> **PROBLEM**:
For each line of the data below, copy it if it holds the word "final".
(GIVEN ENTRIES)
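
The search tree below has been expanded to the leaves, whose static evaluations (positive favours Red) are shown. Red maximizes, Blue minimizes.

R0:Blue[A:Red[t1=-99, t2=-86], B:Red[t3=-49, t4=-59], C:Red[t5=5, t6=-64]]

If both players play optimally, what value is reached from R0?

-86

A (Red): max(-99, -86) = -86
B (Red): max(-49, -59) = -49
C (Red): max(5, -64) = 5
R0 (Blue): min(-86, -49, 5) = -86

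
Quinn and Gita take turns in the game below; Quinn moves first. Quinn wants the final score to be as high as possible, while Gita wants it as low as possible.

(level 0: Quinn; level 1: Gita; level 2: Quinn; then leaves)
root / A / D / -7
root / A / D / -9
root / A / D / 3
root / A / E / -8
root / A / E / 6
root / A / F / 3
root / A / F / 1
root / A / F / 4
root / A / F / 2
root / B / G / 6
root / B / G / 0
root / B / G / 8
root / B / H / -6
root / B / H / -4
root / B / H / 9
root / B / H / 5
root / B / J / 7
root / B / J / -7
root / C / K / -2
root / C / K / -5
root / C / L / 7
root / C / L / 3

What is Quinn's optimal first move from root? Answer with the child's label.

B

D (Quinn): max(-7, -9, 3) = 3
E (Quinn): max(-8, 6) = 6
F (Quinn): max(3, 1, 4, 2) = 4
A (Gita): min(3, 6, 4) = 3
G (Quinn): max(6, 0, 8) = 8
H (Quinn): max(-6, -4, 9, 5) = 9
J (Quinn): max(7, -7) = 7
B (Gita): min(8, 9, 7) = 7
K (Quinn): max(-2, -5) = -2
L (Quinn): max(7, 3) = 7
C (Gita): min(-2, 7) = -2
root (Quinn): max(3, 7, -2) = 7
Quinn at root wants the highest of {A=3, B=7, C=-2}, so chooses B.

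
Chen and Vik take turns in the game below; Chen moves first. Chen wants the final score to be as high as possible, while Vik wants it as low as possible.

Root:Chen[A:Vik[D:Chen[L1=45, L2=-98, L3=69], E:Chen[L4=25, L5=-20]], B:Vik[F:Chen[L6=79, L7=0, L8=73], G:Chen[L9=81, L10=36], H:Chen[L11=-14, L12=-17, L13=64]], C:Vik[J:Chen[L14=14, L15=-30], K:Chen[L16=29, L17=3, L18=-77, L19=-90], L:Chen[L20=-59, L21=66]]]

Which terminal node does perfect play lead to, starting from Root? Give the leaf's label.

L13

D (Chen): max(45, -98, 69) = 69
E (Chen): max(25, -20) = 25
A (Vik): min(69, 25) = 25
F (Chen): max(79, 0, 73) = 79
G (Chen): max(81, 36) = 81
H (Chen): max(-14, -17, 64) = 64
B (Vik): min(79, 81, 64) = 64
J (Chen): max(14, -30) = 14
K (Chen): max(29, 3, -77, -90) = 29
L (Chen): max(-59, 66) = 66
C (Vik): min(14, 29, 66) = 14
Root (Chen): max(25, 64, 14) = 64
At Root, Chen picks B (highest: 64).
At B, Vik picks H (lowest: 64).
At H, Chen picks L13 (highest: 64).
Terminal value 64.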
(End GIVEN ENTRIES)
> **REPLY**:
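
Quinn and Gita take turns in the game below; Quinn moves first. Quinn wants the final score to be as high as possible, while Gita wants it as low as possible.
Chen and Vik take turns in the game below; Chen moves first. Chen wants the final score to be as high as possible, while Vik wants it as low as possible.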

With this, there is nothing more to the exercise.